What the exercise asks
This exercise calls for every line of the data below with the string "units" in it.

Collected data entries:
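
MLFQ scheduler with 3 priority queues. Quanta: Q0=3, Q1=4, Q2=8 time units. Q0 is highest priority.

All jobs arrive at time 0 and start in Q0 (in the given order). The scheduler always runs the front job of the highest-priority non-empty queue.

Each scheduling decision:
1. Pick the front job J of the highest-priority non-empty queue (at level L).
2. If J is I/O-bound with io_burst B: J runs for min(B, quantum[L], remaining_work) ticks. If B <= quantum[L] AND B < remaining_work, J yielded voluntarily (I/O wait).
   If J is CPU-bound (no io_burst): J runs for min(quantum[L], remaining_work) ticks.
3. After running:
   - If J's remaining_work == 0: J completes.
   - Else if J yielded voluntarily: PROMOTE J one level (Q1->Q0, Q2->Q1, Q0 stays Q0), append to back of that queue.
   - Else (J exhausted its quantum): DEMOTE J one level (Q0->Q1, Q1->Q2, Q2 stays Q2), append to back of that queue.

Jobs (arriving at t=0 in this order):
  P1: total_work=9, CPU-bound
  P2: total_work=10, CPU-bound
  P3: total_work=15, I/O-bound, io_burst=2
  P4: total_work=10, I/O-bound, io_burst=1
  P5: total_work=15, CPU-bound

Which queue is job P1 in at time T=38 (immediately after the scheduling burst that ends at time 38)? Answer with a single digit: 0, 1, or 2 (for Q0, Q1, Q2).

Answer: 2

Derivation:
t=0-3: P1@Q0 runs 3, rem=6, quantum used, demote→Q1. Q0=[P2,P3,P4,P5] Q1=[P1] Q2=[]
t=3-6: P2@Q0 runs 3, rem=7, quantum used, demote→Q1. Q0=[P3,P4,P5] Q1=[P1,P2] Q2=[]
t=6-8: P3@Q0 runs 2, rem=13, I/O yield, promote→Q0. Q0=[P4,P5,P3] Q1=[P1,P2] Q2=[]
t=8-9: P4@Q0 runs 1, rem=9, I/O yield, promote→Q0. Q0=[P5,P3,P4] Q1=[P1,P2] Q2=[]
t=9-12: P5@Q0 runs 3, rem=12, quantum used, demote→Q1. Q0=[P3,P4] Q1=[P1,P2,P5] Q2=[]
t=12-14: P3@Q0 runs 2, rem=11, I/O yield, promote→Q0. Q0=[P4,P3] Q1=[P1,P2,P5] Q2=[]
t=14-15: P4@Q0 runs 1, rem=8, I/O yield, promote→Q0. Q0=[P3,P4] Q1=[P1,P2,P5] Q2=[]
t=15-17: P3@Q0 runs 2, rem=9, I/O yield, promote→Q0. Q0=[P4,P3] Q1=[P1,P2,P5] Q2=[]
t=17-18: P4@Q0 runs 1, rem=7, I/O yield, promote→Q0. Q0=[P3,P4] Q1=[P1,P2,P5] Q2=[]
t=18-20: P3@Q0 runs 2, rem=7, I/O yield, promote→Q0. Q0=[P4,P3] Q1=[P1,P2,P5] Q2=[]
t=20-21: P4@Q0 runs 1, rem=6, I/O yield, promote→Q0. Q0=[P3,P4] Q1=[P1,P2,P5] Q2=[]
t=21-23: P3@Q0 runs 2, rem=5, I/O yield, promote→Q0. Q0=[P4,P3] Q1=[P1,P2,P5] Q2=[]
t=23-24: P4@Q0 runs 1, rem=5, I/O yield, promote→Q0. Q0=[P3,P4] Q1=[P1,P2,P5] Q2=[]
t=24-26: P3@Q0 runs 2, rem=3, I/O yield, promote→Q0. Q0=[P4,P3] Q1=[P1,P2,P5] Q2=[]
t=26-27: P4@Q0 runs 1, rem=4, I/O yield, promote→Q0. Q0=[P3,P4] Q1=[P1,P2,P5] Q2=[]
t=27-29: P3@Q0 runs 2, rem=1, I/O yield, promote→Q0. Q0=[P4,P3] Q1=[P1,P2,P5] Q2=[]
t=29-30: P4@Q0 runs 1, rem=3, I/O yield, promote→Q0. Q0=[P3,P4] Q1=[P1,P2,P5] Q2=[]
t=30-31: P3@Q0 runs 1, rem=0, completes. Q0=[P4] Q1=[P1,P2,P5] Q2=[]
t=31-32: P4@Q0 runs 1, rem=2, I/O yield, promote→Q0. Q0=[P4] Q1=[P1,P2,P5] Q2=[]
t=32-33: P4@Q0 runs 1, rem=1, I/O yield, promote→Q0. Q0=[P4] Q1=[P1,P2,P5] Q2=[]
t=33-34: P4@Q0 runs 1, rem=0, completes. Q0=[] Q1=[P1,P2,P5] Q2=[]
t=34-38: P1@Q1 runs 4, rem=2, quantum used, demote→Q2. Q0=[] Q1=[P2,P5] Q2=[P1]
t=38-42: P2@Q1 runs 4, rem=3, quantum used, demote→Q2. Q0=[] Q1=[P5] Q2=[P1,P2]
t=42-46: P5@Q1 runs 4, rem=8, quantum used, demote→Q2. Q0=[] Q1=[] Q2=[P1,P2,P5]
t=46-48: P1@Q2 runs 2, rem=0, completes. Q0=[] Q1=[] Q2=[P2,P5]
t=48-51: P2@Q2 runs 3, rem=0, completes. Q0=[] Q1=[] Q2=[P5]
t=51-59: P5@Q2 runs 8, rem=0, completes. Q0=[] Q1=[] Q2=[]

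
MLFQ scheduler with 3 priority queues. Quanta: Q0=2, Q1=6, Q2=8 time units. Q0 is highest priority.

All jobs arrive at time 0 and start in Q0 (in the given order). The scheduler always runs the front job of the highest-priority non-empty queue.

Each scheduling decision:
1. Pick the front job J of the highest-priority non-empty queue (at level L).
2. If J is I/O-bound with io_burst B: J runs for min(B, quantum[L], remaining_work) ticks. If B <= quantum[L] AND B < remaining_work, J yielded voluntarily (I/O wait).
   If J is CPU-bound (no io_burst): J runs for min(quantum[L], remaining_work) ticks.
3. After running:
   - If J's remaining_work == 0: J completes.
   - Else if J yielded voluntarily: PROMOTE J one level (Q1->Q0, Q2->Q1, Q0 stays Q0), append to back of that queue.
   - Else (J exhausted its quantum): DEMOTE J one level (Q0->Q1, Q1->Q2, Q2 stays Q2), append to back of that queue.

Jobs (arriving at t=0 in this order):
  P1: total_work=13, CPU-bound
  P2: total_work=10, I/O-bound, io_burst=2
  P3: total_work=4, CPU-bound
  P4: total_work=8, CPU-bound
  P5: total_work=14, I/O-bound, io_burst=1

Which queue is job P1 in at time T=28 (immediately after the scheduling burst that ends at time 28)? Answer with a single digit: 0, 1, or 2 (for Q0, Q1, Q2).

t=0-2: P1@Q0 runs 2, rem=11, quantum used, demote→Q1. Q0=[P2,P3,P4,P5] Q1=[P1] Q2=[]
t=2-4: P2@Q0 runs 2, rem=8, I/O yield, promote→Q0. Q0=[P3,P4,P5,P2] Q1=[P1] Q2=[]
t=4-6: P3@Q0 runs 2, rem=2, quantum used, demote→Q1. Q0=[P4,P5,P2] Q1=[P1,P3] Q2=[]
t=6-8: P4@Q0 runs 2, rem=6, quantum used, demote→Q1. Q0=[P5,P2] Q1=[P1,P3,P4] Q2=[]
t=8-9: P5@Q0 runs 1, rem=13, I/O yield, promote→Q0. Q0=[P2,P5] Q1=[P1,P3,P4] Q2=[]
t=9-11: P2@Q0 runs 2, rem=6, I/O yield, promote→Q0. Q0=[P5,P2] Q1=[P1,P3,P4] Q2=[]
t=11-12: P5@Q0 runs 1, rem=12, I/O yield, promote→Q0. Q0=[P2,P5] Q1=[P1,P3,P4] Q2=[]
t=12-14: P2@Q0 runs 2, rem=4, I/O yield, promote→Q0. Q0=[P5,P2] Q1=[P1,P3,P4] Q2=[]
t=14-15: P5@Q0 runs 1, rem=11, I/O yield, promote→Q0. Q0=[P2,P5] Q1=[P1,P3,P4] Q2=[]
t=15-17: P2@Q0 runs 2, rem=2, I/O yield, promote→Q0. Q0=[P5,P2] Q1=[P1,P3,P4] Q2=[]
t=17-18: P5@Q0 runs 1, rem=10, I/O yield, promote→Q0. Q0=[P2,P5] Q1=[P1,P3,P4] Q2=[]
t=18-20: P2@Q0 runs 2, rem=0, completes. Q0=[P5] Q1=[P1,P3,P4] Q2=[]
t=20-21: P5@Q0 runs 1, rem=9, I/O yield, promote→Q0. Q0=[P5] Q1=[P1,P3,P4] Q2=[]
t=21-22: P5@Q0 runs 1, rem=8, I/O yield, promote→Q0. Q0=[P5] Q1=[P1,P3,P4] Q2=[]
t=22-23: P5@Q0 runs 1, rem=7, I/O yield, promote→Q0. Q0=[P5] Q1=[P1,P3,P4] Q2=[]
t=23-24: P5@Q0 runs 1, rem=6, I/O yield, promote→Q0. Q0=[P5] Q1=[P1,P3,P4] Q2=[]
t=24-25: P5@Q0 runs 1, rem=5, I/O yield, promote→Q0. Q0=[P5] Q1=[P1,P3,P4] Q2=[]
t=25-26: P5@Q0 runs 1, rem=4, I/O yield, promote→Q0. Q0=[P5] Q1=[P1,P3,P4] Q2=[]
t=26-27: P5@Q0 runs 1, rem=3, I/O yield, promote→Q0. Q0=[P5] Q1=[P1,P3,P4] Q2=[]
t=27-28: P5@Q0 runs 1, rem=2, I/O yield, promote→Q0. Q0=[P5] Q1=[P1,P3,P4] Q2=[]
t=28-29: P5@Q0 runs 1, rem=1, I/O yield, promote→Q0. Q0=[P5] Q1=[P1,P3,P4] Q2=[]
t=29-30: P5@Q0 runs 1, rem=0, completes. Q0=[] Q1=[P1,P3,P4] Q2=[]
t=30-36: P1@Q1 runs 6, rem=5, quantum used, demote→Q2. Q0=[] Q1=[P3,P4] Q2=[P1]
t=36-38: P3@Q1 runs 2, rem=0, completes. Q0=[] Q1=[P4] Q2=[P1]
t=38-44: P4@Q1 runs 6, rem=0, completes. Q0=[] Q1=[] Q2=[P1]
t=44-49: P1@Q2 runs 5, rem=0, completes. Q0=[] Q1=[] Q2=[]

Answer: 1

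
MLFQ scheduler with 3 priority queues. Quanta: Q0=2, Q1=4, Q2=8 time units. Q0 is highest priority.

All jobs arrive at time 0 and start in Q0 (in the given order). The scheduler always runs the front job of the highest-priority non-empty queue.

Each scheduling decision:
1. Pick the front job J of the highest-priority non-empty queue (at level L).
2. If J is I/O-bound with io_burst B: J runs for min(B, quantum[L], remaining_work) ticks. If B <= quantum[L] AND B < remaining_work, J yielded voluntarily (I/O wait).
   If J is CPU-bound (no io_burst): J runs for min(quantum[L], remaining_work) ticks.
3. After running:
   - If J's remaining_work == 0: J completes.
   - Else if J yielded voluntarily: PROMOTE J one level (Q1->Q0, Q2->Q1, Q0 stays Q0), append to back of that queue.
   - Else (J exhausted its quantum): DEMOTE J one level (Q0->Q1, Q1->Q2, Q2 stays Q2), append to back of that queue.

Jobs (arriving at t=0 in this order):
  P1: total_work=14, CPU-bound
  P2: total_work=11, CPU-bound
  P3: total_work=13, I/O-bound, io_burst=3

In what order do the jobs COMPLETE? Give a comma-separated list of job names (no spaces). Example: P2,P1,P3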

Completed task
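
MLFQ scheduler with 3 priority queues. Quanta: Q0=3, Q1=4, Q2=8 time units. Q0 is highest priority.
MLFQ scheduler with 3 priority queues. Quanta: Q0=2, Q1=6, Q2=8 time units. Q0 is highest priority.
MLFQ scheduler with 3 priority queues. Quanta: Q0=2, Q1=4, Q2=8 time units. Q0 is highest priority.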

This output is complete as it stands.